WORK ITEM: Lines with the string "below" are to be identified in the listing and copied.

-.-.-

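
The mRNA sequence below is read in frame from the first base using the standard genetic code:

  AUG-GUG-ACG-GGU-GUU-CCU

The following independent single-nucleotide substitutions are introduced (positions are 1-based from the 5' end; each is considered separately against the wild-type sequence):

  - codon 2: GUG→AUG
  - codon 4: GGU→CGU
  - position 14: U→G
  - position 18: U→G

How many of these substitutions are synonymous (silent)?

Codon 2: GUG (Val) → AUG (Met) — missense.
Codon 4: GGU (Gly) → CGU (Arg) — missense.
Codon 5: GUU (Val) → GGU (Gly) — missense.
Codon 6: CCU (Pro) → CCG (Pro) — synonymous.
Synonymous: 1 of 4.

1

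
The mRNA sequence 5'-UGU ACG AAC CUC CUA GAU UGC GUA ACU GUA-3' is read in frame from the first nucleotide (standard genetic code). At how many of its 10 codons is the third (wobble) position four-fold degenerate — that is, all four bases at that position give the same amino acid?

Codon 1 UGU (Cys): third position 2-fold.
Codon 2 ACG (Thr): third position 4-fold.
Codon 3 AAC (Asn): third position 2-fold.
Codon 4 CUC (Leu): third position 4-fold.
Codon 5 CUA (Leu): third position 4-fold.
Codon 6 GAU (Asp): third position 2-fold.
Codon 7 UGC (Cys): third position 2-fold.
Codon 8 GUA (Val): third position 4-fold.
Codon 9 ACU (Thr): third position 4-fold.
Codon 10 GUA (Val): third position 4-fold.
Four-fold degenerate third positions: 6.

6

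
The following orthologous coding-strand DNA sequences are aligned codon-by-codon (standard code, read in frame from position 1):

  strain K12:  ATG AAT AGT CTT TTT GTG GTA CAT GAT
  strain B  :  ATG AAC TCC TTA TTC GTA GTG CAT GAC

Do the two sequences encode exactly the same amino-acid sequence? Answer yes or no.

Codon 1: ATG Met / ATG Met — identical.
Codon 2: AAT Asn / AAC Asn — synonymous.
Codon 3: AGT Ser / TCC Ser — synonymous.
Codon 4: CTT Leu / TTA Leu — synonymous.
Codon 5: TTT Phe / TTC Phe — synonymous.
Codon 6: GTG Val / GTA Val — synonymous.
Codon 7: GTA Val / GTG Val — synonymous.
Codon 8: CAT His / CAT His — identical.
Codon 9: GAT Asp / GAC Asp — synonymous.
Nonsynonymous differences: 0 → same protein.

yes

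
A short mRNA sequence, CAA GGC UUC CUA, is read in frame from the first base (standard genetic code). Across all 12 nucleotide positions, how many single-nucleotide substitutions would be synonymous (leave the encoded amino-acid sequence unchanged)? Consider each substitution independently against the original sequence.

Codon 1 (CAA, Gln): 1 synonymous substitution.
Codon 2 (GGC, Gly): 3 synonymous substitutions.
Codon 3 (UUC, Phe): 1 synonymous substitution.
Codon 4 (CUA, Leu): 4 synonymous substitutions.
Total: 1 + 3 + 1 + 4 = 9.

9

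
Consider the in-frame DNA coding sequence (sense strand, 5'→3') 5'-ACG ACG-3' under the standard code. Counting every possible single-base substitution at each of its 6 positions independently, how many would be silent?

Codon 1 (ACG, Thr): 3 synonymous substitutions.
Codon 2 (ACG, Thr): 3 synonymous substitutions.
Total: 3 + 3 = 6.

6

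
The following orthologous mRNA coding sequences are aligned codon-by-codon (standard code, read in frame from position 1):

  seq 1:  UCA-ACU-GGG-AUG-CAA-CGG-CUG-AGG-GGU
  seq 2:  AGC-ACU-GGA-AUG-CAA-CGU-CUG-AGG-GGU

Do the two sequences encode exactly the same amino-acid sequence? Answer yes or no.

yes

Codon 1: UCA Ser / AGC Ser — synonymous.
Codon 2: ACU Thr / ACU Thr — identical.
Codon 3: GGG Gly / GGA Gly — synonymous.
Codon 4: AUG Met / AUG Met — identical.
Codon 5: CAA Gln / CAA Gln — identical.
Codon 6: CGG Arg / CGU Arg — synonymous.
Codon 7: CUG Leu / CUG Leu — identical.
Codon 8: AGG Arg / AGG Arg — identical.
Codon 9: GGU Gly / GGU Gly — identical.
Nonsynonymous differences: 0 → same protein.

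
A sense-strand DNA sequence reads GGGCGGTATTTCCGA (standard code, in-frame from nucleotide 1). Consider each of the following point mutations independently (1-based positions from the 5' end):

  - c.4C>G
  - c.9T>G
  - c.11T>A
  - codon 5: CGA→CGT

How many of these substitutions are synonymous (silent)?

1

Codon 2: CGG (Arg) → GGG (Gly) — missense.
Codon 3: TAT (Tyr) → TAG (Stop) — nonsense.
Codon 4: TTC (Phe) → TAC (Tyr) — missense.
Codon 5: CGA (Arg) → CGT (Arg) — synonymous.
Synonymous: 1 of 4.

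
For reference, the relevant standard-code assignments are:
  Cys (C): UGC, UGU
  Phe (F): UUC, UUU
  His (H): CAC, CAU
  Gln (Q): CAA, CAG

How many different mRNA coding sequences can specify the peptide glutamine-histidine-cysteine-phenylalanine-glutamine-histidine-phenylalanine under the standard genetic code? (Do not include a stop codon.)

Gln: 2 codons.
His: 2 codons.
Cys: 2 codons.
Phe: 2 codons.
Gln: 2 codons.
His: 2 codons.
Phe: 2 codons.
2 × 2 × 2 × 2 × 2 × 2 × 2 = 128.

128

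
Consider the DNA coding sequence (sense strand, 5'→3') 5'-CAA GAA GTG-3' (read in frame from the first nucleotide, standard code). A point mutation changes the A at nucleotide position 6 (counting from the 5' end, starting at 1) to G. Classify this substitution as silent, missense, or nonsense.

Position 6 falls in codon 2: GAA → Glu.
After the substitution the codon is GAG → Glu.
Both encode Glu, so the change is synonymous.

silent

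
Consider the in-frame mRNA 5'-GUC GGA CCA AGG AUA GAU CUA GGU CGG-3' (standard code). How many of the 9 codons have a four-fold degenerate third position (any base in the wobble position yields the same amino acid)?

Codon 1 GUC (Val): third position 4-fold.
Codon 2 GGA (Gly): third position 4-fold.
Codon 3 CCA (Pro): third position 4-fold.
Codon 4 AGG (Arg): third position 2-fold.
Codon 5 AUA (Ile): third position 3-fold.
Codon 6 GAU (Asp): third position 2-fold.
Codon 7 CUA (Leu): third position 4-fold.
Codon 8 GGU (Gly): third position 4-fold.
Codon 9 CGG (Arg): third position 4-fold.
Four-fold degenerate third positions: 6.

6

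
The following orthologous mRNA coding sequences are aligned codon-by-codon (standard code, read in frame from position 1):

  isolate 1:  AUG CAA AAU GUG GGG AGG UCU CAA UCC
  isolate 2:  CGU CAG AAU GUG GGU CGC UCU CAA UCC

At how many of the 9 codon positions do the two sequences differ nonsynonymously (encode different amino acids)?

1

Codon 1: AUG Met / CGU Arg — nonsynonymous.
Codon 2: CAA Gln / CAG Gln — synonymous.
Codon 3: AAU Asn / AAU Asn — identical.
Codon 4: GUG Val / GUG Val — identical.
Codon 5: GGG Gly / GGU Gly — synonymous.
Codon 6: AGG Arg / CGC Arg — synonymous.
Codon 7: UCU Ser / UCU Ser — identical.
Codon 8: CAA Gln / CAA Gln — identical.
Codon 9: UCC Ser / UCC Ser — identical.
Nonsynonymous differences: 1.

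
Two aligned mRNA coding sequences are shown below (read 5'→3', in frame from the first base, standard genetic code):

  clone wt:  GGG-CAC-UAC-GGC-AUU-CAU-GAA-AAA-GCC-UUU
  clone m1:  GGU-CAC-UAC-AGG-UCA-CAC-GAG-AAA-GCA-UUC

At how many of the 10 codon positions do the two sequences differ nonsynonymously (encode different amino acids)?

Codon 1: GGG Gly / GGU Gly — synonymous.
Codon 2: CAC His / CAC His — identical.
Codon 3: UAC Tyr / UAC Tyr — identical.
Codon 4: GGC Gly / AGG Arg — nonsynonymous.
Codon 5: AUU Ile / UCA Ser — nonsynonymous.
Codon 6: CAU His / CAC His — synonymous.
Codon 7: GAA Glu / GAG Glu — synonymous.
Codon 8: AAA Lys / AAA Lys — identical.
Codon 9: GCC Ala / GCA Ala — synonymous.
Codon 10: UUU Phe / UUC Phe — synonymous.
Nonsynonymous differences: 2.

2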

-.-.-

RESPONSE AREA:
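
The mRNA sequence below is read in frame from the first base using the standard genetic code:
Two aligned mRNA coding sequences are shown below (read 5'→3', in frame from the first base, standard genetic code):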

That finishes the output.